YOUR INSTRUCTIONS →
Repeat, please, only the lines from the top of the data down to the line with "E2 = σ[b<5]((U ⋈[f=b] R))"; include both of those lines.

Records drawn from a dataset →
◇ ◇ ◇

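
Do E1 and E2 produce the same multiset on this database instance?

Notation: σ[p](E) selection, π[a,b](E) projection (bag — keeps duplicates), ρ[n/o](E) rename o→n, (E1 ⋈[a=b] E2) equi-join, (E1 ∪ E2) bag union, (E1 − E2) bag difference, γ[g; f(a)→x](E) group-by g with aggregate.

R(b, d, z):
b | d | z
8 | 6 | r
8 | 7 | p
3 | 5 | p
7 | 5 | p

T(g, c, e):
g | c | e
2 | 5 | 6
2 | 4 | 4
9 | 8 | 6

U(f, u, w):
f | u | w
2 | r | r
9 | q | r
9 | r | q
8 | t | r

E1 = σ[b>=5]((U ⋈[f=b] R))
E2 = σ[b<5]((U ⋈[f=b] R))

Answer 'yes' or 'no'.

E1 per-node cardinality:
  U → 4
  R → 4
  (U ⋈[f=b] R) → 2
  σ[b>=5]((U ⋈[f=b] R)) → 2
E2 per-node cardinality:
  U → 4
  R → 4
  (U ⋈[f=b] R) → 2
  σ[b<5]((U ⋈[f=b] R)) → 0

E1 result:
f | u | w | b | d | z
8 | t | r | 8 | 6 | r
8 | t | r | 8 | 7 | p
E2 result:
f | u | w | b | d | z
(0 rows)
Witness: (8, 't', 'r', 8, 7, 'p') appears 1× in E1 but 0× in E2.

no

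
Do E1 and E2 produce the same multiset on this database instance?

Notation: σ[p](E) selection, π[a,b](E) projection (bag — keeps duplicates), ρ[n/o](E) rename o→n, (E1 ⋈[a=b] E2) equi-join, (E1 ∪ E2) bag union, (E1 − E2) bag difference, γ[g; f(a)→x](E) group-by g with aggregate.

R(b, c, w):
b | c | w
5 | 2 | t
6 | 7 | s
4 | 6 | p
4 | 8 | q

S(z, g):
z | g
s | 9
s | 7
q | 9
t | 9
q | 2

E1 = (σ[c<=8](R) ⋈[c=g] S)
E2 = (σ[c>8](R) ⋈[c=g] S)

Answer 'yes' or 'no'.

E1 subexpression sizes:
  R → 4
  σ[c<=8](R) → 4
  S → 5
  (σ[c<=8](R) ⋈[c=g] S) → 2
E2 subexpression sizes:
  R → 4
  σ[c>8](R) → 0
  S → 5
  (σ[c>8](R) ⋈[c=g] S) → 0

E1 result:
b | c | w | z | g
5 | 2 | t | q | 2
6 | 7 | s | s | 7
E2 result:
b | c | w | z | g
(0 rows)
Witness: (5, 2, 't', 'q', 2) appears 1× in E1 but 0× in E2.

no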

◇ ◇ ◇

RESULT FOR THIS TASK →
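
Do E1 and E2 produce the same multiset on this database instance?

Notation: σ[p](E) selection, π[a,b](E) projection (bag — keeps duplicates), ρ[n/o](E) rename o→n, (E1 ⋈[a=b] E2) equi-join, (E1 ∪ E2) bag union, (E1 − E2) bag difference, γ[g; f(a)→x](E) group-by g with aggregate.

R(b, d, z):
b | d | z
8 | 6 | r
8 | 7 | p
3 | 5 | p
7 | 5 | p

T(g, c, e):
g | c | e
2 | 5 | 6
2 | 4 | 4
9 | 8 | 6

U(f, u, w):
f | u | w
2 | r | r
9 | q | r
9 | r | q
8 | t | r

E1 = σ[b>=5]((U ⋈[f=b] R))
E2 = σ[b<5]((U ⋈[f=b] R))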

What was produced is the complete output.